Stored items
* * * * * * *
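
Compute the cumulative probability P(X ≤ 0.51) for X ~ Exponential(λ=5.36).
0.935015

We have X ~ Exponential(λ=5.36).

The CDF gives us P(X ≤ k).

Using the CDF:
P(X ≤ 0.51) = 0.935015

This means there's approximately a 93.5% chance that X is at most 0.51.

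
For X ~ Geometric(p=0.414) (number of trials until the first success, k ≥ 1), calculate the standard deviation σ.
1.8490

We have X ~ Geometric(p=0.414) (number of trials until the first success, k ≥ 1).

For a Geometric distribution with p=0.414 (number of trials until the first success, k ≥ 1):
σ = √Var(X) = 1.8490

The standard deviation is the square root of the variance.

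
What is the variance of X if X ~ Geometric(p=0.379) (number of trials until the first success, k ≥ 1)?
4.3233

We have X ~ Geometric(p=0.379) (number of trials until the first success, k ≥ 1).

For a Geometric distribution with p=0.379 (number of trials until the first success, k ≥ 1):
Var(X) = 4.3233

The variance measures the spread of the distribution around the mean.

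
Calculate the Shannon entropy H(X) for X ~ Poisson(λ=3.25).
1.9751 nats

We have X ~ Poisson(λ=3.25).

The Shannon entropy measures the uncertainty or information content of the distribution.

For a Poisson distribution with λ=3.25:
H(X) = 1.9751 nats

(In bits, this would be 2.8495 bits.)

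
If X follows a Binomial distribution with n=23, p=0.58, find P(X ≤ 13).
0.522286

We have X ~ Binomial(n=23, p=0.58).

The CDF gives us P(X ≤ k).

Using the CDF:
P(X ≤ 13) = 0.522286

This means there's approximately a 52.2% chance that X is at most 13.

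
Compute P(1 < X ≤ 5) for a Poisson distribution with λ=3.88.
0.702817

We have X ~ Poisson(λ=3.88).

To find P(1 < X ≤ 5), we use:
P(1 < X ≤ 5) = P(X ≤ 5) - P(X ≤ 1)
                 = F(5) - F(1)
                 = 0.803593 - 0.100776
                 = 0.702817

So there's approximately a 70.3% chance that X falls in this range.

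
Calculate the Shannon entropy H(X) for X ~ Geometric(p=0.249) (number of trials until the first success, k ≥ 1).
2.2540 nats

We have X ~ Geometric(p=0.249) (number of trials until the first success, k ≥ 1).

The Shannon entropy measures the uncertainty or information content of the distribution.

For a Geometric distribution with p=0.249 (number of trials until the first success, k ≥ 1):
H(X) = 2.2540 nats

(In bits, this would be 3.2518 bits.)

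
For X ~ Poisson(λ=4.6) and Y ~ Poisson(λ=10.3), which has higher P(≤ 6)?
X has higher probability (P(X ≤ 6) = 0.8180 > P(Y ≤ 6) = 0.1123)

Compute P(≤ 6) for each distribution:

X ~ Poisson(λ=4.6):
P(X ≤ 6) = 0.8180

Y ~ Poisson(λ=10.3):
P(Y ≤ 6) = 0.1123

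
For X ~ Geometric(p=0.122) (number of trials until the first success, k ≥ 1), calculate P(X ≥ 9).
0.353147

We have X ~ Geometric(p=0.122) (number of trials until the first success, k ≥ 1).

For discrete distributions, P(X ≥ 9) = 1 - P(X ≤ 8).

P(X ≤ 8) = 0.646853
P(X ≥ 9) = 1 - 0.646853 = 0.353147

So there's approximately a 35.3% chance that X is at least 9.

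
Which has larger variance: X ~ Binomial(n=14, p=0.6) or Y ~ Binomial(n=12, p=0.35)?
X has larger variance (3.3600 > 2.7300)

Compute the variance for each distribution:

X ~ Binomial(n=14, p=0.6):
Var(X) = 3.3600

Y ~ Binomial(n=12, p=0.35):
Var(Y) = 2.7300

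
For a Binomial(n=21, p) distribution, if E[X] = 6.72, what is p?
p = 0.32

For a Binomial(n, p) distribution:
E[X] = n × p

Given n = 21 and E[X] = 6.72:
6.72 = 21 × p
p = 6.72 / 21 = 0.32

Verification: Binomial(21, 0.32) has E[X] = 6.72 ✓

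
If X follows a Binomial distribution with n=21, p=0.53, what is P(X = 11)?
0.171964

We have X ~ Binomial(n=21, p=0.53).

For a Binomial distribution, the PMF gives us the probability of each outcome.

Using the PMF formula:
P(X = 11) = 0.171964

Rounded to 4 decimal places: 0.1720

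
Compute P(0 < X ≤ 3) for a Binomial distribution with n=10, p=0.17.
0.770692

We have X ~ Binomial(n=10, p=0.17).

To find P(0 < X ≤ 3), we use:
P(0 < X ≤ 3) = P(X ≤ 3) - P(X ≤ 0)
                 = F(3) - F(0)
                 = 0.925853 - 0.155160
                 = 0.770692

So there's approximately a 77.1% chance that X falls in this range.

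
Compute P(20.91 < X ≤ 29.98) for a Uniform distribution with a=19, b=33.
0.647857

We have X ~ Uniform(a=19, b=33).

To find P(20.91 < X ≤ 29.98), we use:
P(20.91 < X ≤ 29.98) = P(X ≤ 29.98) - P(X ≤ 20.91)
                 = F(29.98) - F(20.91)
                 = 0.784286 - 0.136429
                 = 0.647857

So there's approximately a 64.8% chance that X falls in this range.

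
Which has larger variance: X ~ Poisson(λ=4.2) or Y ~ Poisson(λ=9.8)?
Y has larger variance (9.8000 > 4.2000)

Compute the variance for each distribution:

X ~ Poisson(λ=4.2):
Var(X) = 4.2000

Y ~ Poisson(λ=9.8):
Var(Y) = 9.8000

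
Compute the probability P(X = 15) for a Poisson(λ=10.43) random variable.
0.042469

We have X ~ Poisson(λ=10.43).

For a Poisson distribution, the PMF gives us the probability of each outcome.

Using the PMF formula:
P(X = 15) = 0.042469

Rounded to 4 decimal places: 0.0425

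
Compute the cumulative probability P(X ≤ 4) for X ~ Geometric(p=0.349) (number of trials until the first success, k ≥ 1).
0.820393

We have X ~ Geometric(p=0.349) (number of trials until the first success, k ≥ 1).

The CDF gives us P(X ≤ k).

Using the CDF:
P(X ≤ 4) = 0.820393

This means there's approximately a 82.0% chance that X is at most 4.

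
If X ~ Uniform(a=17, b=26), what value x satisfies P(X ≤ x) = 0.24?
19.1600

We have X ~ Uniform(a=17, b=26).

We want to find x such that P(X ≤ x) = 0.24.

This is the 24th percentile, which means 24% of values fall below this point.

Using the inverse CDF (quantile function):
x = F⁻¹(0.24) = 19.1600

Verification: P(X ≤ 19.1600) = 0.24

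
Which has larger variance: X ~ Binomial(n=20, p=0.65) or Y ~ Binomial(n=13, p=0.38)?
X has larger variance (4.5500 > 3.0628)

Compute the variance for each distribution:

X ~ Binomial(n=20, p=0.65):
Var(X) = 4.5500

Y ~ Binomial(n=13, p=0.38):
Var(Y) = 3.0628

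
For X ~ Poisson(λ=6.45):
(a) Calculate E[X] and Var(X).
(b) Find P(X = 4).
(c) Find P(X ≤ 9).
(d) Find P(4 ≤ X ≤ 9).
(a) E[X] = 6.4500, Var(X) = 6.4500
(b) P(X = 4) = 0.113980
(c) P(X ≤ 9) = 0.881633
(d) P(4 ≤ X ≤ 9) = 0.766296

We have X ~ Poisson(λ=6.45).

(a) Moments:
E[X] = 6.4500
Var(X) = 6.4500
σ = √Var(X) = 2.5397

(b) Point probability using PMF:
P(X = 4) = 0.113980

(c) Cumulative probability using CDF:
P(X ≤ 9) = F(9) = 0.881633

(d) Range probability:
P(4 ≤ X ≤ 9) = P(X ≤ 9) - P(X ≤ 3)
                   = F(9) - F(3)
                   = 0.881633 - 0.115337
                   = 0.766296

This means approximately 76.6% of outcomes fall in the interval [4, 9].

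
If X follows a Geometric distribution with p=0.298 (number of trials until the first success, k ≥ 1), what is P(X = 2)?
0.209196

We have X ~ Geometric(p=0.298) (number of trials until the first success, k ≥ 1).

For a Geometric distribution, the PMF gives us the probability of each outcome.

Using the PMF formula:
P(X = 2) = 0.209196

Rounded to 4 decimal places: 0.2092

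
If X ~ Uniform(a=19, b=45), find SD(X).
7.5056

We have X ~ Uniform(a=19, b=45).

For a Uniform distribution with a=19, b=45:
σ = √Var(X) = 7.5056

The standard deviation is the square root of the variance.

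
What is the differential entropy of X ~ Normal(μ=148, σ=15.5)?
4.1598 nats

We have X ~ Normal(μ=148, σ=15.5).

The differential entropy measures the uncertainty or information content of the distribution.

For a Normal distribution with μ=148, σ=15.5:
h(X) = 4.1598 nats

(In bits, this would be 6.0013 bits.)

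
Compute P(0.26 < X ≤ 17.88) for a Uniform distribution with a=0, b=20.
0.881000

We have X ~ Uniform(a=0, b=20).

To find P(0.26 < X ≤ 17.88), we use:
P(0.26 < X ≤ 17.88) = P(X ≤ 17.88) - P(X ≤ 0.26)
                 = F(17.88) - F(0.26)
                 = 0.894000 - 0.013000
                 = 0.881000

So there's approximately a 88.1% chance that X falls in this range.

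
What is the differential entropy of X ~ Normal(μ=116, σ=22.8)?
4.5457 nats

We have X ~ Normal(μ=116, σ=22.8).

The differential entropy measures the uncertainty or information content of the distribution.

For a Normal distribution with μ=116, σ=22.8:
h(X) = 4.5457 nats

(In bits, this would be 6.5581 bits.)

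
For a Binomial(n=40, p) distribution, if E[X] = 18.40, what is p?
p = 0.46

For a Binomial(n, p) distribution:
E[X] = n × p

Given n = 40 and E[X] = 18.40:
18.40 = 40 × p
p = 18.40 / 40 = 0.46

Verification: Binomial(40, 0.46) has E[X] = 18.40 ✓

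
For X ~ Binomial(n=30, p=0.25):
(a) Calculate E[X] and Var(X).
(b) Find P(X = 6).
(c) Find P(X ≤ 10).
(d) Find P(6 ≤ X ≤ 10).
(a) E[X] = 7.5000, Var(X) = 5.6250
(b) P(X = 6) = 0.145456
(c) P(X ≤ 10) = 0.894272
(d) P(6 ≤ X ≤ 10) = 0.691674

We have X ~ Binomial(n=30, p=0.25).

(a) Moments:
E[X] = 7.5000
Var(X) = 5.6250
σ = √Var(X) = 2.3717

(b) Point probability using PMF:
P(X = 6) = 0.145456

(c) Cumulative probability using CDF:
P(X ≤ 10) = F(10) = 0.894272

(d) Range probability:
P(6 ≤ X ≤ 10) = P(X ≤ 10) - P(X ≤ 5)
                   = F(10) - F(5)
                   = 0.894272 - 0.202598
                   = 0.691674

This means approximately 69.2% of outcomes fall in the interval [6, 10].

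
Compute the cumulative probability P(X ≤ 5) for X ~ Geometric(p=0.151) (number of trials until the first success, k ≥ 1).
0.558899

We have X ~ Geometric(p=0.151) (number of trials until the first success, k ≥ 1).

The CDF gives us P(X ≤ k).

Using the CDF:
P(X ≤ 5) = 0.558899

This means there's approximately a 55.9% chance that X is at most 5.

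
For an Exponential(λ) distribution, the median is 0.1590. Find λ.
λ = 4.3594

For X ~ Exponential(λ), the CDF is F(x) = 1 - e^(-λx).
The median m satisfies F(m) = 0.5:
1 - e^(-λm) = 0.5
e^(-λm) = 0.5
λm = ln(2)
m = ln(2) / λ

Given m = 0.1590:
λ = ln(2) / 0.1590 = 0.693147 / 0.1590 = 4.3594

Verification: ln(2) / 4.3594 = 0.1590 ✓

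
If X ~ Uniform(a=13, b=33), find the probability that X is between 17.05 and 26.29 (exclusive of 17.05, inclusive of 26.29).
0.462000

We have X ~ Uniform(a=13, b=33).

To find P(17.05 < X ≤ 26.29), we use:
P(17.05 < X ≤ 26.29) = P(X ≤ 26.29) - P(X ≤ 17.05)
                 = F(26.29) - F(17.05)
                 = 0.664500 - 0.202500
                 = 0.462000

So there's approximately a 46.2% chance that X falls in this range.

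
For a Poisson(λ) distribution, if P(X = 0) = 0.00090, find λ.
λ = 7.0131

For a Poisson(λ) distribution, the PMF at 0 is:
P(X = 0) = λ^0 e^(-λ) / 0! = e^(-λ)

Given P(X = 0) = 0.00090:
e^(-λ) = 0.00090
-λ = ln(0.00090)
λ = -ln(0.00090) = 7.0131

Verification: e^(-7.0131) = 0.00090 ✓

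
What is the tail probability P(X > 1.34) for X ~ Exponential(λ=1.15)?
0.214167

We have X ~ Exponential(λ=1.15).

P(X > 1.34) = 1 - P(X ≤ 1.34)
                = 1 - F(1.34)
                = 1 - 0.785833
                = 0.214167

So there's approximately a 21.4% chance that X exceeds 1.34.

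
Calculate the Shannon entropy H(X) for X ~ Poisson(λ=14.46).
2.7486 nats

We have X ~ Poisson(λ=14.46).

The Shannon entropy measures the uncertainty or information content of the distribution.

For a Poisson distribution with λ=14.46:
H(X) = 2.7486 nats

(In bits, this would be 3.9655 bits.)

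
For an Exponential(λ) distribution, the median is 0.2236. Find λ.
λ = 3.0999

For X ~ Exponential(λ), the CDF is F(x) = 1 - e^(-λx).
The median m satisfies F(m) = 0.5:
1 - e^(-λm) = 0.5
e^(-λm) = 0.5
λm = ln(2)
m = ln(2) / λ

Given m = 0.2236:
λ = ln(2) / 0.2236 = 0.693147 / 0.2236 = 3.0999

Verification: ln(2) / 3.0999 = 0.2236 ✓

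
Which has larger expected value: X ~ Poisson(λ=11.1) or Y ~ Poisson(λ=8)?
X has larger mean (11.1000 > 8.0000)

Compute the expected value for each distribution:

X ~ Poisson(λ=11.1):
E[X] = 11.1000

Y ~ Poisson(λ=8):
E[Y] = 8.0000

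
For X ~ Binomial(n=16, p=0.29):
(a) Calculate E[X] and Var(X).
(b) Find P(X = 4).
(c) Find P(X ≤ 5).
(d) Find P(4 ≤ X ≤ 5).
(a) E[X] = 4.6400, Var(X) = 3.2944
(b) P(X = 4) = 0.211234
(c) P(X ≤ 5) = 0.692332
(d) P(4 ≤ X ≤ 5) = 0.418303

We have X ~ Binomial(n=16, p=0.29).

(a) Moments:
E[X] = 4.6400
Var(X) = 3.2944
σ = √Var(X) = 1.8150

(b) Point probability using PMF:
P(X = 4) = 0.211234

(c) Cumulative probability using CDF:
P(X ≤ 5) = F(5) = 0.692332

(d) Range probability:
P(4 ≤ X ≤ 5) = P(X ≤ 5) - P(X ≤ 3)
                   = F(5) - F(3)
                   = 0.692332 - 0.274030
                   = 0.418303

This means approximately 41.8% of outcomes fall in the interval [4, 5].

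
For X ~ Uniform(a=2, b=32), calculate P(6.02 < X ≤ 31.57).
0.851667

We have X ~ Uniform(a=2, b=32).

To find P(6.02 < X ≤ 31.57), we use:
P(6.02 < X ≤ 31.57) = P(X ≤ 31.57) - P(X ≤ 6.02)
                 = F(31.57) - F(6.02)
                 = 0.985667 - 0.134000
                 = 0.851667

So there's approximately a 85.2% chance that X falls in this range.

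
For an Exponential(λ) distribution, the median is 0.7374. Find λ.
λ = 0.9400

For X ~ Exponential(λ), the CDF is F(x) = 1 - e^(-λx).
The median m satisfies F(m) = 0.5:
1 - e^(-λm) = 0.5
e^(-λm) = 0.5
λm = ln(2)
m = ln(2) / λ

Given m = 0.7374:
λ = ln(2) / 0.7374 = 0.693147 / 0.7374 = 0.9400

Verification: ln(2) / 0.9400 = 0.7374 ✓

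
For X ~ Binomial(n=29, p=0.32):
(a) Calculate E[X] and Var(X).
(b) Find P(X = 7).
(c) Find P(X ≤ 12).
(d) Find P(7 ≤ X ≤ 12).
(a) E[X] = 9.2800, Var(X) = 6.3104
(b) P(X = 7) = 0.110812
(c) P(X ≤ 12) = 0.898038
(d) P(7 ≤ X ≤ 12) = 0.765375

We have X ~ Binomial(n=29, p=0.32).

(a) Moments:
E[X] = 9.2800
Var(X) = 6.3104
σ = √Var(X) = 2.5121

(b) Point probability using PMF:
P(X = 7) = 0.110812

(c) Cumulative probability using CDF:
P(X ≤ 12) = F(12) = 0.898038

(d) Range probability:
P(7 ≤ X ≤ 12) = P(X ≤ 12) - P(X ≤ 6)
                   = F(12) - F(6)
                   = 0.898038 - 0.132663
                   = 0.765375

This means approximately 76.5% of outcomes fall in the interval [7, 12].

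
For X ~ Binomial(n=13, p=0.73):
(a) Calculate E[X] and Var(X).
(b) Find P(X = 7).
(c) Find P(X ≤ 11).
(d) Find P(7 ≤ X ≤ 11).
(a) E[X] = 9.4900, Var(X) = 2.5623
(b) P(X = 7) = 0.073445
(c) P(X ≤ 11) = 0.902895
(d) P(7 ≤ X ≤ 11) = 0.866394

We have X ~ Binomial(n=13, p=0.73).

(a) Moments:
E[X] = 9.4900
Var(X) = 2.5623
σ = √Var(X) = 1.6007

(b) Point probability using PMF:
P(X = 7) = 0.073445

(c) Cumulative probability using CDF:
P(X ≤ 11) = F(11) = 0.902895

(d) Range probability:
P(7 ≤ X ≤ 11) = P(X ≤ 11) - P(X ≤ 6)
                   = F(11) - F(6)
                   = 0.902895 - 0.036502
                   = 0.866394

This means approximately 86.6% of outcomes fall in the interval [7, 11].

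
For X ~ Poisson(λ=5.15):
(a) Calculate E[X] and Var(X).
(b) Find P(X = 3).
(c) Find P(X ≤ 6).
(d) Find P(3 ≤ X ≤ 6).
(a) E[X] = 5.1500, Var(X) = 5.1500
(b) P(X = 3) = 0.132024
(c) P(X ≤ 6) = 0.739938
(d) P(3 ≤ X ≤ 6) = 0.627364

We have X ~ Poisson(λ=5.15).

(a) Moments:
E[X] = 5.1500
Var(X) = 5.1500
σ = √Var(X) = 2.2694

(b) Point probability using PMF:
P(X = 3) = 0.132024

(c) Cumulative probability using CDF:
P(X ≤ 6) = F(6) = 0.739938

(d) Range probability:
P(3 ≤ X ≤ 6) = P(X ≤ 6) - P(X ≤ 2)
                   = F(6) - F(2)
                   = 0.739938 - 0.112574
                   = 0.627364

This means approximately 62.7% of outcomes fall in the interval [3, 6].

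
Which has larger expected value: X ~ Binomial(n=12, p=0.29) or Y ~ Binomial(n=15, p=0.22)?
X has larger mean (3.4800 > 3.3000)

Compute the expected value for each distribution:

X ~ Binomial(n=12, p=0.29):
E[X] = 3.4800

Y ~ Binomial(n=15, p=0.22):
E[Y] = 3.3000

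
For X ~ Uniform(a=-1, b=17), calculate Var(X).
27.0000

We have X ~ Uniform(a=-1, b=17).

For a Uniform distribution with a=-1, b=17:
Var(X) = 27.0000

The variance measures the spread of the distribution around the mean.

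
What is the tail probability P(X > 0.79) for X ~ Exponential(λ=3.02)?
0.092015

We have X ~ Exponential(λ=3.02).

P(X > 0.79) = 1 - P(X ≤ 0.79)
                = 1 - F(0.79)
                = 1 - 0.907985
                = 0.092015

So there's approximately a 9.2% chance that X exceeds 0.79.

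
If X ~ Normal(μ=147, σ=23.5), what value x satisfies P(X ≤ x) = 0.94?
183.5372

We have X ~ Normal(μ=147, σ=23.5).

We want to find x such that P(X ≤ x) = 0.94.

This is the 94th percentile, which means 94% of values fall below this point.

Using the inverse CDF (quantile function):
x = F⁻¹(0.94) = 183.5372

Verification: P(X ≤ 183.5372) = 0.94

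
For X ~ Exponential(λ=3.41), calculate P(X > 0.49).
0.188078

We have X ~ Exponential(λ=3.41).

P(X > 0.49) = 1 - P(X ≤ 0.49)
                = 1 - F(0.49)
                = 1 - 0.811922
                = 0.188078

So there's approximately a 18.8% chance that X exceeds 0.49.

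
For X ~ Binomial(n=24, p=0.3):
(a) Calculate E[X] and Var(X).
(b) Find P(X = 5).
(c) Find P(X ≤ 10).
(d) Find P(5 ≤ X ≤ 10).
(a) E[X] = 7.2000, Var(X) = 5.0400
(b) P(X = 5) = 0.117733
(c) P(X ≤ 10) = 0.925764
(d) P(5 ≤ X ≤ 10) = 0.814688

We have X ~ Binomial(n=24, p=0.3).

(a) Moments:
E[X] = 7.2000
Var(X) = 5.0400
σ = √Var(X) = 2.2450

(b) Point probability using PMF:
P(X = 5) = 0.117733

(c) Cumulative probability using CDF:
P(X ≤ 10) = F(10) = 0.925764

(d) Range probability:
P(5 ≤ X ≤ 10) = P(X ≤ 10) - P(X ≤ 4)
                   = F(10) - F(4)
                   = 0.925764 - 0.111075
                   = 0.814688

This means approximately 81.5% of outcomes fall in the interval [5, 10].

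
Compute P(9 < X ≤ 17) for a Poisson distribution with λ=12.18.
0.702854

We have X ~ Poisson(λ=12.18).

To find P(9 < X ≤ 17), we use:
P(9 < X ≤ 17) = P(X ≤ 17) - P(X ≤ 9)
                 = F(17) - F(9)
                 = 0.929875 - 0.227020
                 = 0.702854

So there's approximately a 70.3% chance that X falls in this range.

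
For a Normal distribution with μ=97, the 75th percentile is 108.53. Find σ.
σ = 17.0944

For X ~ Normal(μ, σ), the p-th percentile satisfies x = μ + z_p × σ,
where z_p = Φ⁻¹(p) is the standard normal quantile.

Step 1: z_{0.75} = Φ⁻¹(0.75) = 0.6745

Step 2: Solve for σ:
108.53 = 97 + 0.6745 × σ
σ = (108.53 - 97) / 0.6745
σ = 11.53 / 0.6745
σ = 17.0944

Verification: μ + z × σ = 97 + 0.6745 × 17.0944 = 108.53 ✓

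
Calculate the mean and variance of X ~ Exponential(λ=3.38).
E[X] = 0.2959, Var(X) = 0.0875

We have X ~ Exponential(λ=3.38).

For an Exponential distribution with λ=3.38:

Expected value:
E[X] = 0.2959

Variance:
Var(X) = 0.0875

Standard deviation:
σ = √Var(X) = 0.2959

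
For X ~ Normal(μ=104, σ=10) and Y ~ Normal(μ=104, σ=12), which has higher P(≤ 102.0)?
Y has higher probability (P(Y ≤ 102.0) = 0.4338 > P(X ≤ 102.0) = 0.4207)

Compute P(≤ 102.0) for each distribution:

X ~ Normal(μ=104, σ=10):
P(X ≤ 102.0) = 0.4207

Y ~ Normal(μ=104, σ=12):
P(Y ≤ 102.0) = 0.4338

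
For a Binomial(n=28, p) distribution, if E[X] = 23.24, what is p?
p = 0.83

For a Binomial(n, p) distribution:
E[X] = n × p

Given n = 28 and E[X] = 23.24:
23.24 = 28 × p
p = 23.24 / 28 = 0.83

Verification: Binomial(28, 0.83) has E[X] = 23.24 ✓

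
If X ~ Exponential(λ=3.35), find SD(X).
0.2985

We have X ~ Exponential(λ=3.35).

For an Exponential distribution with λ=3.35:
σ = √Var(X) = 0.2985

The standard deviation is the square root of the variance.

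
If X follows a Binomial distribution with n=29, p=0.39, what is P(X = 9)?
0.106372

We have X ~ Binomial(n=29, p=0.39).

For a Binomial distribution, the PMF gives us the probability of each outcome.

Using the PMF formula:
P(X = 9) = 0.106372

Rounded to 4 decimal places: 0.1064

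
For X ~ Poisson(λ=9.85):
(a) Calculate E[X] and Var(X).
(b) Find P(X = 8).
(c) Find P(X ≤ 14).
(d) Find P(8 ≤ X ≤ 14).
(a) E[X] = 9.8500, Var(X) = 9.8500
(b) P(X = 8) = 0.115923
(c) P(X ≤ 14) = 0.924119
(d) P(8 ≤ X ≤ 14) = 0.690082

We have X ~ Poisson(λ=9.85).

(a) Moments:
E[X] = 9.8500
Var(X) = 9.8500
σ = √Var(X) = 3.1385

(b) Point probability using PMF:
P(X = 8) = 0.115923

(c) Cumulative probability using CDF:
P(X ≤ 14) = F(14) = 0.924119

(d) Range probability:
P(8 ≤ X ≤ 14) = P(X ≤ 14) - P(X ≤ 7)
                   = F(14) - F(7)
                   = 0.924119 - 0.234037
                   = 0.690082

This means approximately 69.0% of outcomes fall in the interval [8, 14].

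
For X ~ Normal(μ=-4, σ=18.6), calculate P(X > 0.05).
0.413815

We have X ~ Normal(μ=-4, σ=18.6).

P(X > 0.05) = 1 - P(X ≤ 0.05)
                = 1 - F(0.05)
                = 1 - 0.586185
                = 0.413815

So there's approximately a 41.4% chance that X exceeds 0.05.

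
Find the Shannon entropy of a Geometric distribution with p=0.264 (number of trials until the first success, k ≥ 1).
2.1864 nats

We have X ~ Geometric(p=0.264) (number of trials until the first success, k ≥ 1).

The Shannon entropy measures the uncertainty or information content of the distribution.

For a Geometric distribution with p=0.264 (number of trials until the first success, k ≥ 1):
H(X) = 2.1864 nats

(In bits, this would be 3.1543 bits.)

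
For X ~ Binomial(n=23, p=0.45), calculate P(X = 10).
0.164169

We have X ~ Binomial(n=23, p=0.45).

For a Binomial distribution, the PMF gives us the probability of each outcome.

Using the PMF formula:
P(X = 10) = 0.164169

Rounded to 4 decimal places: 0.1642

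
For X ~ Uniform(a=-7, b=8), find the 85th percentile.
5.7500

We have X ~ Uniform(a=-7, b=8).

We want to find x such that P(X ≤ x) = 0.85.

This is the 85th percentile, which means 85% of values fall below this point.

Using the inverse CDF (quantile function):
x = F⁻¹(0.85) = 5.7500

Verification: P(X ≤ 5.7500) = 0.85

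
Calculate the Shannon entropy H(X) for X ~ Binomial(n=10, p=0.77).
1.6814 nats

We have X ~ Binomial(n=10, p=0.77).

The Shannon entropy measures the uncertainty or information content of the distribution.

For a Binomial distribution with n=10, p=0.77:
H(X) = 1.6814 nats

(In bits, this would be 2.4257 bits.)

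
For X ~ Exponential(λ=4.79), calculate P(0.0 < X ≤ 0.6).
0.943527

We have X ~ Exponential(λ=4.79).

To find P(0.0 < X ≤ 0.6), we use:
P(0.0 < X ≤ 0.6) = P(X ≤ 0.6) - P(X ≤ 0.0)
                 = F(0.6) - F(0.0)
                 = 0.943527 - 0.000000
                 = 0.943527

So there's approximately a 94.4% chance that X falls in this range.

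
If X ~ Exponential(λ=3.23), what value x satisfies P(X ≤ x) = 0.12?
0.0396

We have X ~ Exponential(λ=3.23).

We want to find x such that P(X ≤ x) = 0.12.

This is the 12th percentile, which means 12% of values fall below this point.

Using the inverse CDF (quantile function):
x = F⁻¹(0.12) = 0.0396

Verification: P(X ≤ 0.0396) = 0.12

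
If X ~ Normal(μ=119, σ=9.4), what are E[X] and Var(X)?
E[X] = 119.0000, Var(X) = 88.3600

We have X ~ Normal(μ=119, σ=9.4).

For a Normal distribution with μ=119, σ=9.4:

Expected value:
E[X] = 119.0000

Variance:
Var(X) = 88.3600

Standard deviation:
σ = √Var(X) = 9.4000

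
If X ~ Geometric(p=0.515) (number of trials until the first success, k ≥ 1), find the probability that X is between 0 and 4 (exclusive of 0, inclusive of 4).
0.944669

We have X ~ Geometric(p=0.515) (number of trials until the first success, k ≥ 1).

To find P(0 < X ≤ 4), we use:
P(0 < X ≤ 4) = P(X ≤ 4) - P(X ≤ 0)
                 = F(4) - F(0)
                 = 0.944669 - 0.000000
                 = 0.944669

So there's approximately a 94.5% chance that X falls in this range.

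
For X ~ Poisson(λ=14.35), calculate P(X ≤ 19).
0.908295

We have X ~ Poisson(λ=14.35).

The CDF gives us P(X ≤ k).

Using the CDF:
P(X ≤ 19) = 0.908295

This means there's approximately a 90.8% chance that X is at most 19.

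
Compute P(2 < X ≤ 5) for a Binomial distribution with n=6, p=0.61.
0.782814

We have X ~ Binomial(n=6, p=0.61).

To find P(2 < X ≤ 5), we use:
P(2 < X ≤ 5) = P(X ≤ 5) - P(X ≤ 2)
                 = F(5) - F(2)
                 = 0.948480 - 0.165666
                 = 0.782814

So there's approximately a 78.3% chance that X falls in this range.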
* * * * * * *
* _How to complete this task_
From the data above, return every line from the line that has "If X ~ Exponential(λ=3.35), find SD(X)." up to and including the line that has "(c) Find P(X ≤ 14).", exactly.

* _Solution to this task_
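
If X ~ Exponential(λ=3.35), find SD(X).
0.2985

We have X ~ Exponential(λ=3.35).

For an Exponential distribution with λ=3.35:
σ = √Var(X) = 0.2985

The standard deviation is the square root of the variance.

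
If X follows a Binomial distribution with n=29, p=0.39, what is P(X = 9)?
0.106372

We have X ~ Binomial(n=29, p=0.39).

For a Binomial distribution, the PMF gives us the probability of each outcome.

Using the PMF formula:
P(X = 9) = 0.106372

Rounded to 4 decimal places: 0.1064

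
For X ~ Poisson(λ=9.85):
(a) Calculate E[X] and Var(X).
(b) Find P(X = 8).
(c) Find P(X ≤ 14).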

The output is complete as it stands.